▶ [INSTRUCTIONS TO FOLLOW]
Exactly as written, reproduce the lines from the one that contains "A siltstone compacting" through the end of the records.

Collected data
════════════════

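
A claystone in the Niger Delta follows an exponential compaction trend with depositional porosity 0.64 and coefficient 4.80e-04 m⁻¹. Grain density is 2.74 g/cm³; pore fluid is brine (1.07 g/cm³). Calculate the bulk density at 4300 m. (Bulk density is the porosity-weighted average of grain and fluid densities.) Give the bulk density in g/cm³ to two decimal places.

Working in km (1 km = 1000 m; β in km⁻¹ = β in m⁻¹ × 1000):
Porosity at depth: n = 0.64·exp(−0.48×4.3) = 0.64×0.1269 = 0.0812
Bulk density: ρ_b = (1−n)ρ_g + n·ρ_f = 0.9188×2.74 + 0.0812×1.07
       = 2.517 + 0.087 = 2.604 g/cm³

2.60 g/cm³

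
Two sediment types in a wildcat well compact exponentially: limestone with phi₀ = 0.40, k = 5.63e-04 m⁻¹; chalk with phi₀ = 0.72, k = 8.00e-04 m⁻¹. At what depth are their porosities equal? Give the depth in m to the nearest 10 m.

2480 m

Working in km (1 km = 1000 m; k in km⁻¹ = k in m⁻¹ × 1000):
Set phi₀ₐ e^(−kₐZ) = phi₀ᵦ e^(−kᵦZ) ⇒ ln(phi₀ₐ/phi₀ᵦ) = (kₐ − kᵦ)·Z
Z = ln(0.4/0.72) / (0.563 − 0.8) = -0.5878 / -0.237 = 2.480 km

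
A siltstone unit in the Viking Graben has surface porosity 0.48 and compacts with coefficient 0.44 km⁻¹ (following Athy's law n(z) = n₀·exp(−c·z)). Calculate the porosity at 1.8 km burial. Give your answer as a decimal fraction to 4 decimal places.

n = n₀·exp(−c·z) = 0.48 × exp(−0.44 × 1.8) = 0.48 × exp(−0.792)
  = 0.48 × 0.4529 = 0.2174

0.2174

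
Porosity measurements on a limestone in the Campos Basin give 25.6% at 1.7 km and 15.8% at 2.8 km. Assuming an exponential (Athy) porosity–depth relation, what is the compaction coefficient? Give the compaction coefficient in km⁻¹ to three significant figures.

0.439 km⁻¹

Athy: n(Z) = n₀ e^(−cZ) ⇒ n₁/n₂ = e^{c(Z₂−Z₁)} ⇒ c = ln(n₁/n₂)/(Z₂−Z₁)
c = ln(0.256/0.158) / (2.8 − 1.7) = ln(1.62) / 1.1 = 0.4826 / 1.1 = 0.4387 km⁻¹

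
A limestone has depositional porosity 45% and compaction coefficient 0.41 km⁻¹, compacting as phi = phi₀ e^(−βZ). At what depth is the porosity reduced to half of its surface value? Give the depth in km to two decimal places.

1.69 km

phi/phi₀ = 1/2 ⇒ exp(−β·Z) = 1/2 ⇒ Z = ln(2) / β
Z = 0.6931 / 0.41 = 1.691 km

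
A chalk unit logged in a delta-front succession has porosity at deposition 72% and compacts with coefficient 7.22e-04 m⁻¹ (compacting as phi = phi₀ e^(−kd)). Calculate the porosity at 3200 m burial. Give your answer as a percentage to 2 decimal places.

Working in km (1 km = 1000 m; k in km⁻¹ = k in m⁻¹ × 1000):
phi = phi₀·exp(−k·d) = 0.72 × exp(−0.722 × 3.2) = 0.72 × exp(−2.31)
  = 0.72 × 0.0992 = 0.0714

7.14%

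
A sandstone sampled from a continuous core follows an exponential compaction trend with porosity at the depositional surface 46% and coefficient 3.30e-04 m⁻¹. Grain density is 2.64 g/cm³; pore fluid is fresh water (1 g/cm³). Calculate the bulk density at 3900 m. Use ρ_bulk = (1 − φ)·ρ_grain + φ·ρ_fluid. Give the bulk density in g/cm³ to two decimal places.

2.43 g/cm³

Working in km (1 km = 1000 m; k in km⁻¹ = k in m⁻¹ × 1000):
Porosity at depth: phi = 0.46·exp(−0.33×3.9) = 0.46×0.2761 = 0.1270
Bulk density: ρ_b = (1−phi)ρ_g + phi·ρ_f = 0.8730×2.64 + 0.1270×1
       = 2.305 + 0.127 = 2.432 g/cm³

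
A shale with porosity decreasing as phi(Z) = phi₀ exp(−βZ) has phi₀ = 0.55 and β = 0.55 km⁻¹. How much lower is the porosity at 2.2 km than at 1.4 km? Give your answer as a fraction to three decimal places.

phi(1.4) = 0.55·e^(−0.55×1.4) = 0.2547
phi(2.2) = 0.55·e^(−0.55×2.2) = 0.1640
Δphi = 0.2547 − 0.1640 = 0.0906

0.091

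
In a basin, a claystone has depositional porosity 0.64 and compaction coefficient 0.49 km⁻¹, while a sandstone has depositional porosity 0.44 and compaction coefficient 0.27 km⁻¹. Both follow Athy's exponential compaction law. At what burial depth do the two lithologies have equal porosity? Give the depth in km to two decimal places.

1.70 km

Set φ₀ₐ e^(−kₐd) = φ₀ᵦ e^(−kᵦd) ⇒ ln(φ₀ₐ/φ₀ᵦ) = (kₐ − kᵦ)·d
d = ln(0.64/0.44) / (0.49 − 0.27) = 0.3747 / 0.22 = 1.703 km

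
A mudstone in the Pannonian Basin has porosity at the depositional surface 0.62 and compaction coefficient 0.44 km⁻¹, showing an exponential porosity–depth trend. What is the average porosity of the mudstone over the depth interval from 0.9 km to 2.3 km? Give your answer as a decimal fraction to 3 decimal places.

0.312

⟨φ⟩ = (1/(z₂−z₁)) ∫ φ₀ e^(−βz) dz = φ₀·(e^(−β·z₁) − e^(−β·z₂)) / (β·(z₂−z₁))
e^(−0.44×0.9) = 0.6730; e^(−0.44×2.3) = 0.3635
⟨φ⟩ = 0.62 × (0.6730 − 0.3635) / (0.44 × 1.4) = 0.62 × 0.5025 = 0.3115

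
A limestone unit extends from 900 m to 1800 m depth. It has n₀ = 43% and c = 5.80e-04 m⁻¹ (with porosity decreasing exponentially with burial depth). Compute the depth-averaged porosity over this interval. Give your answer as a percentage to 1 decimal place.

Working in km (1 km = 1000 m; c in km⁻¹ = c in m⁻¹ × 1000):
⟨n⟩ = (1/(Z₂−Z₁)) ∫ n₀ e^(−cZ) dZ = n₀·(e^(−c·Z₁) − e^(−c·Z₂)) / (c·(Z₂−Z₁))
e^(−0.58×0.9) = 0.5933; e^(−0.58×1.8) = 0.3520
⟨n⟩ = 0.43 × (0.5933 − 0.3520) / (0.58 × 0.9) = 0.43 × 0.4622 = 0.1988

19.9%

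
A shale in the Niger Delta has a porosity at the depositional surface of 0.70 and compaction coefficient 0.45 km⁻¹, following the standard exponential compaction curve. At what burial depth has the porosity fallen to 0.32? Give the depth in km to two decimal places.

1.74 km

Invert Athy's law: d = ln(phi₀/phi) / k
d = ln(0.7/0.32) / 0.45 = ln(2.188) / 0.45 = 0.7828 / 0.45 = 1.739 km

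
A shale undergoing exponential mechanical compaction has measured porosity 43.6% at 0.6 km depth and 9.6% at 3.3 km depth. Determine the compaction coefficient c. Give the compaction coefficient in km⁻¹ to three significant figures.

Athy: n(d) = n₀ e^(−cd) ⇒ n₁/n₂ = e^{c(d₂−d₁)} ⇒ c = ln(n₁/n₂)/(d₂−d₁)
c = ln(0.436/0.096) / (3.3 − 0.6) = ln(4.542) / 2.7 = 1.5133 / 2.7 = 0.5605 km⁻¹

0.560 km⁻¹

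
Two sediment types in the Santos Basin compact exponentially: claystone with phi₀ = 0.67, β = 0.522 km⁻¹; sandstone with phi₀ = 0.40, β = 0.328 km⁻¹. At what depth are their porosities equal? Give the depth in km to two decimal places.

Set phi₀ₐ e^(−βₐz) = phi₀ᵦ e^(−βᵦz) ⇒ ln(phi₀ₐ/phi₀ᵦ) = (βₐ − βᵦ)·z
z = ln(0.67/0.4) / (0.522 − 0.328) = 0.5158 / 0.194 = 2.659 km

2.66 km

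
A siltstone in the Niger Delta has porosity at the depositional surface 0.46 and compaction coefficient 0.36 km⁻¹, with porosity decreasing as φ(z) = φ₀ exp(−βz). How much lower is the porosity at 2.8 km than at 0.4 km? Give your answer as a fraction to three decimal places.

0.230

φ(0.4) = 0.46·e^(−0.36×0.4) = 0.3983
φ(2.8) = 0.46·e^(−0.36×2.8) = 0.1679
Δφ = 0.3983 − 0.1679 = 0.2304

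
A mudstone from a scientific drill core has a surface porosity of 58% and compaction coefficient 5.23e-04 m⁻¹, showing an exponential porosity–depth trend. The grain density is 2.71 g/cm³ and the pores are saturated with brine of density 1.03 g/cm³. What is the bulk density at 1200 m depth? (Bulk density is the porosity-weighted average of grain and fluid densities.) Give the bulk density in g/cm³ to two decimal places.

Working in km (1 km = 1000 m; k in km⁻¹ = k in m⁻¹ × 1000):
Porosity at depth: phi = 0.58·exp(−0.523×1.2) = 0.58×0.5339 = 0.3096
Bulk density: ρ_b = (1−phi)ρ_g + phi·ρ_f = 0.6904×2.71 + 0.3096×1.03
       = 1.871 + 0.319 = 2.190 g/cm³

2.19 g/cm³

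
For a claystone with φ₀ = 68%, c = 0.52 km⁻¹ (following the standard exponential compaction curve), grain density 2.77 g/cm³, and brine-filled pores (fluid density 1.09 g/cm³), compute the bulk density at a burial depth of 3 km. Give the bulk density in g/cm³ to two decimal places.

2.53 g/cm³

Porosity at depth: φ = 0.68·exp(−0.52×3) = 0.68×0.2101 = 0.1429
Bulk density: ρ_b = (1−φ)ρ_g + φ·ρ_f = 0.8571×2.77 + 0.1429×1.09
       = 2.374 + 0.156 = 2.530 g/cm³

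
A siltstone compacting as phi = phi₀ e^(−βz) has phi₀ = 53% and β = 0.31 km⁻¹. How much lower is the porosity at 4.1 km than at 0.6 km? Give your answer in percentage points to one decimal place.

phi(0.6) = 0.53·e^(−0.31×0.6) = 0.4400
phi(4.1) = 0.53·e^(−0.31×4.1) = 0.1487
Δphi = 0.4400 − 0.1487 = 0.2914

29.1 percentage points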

════════════════

▶ [COMPLETED TASK]
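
A siltstone compacting as phi = phi₀ e^(−βz) has phi₀ = 53% and β = 0.31 km⁻¹. How much lower is the porosity at 4.1 km than at 0.6 km? Give your answer in percentage points to one decimal place.

phi(0.6) = 0.53·e^(−0.31×0.6) = 0.4400
phi(4.1) = 0.53·e^(−0.31×4.1) = 0.1487
Δphi = 0.4400 − 0.1487 = 0.2914

29.1 percentage points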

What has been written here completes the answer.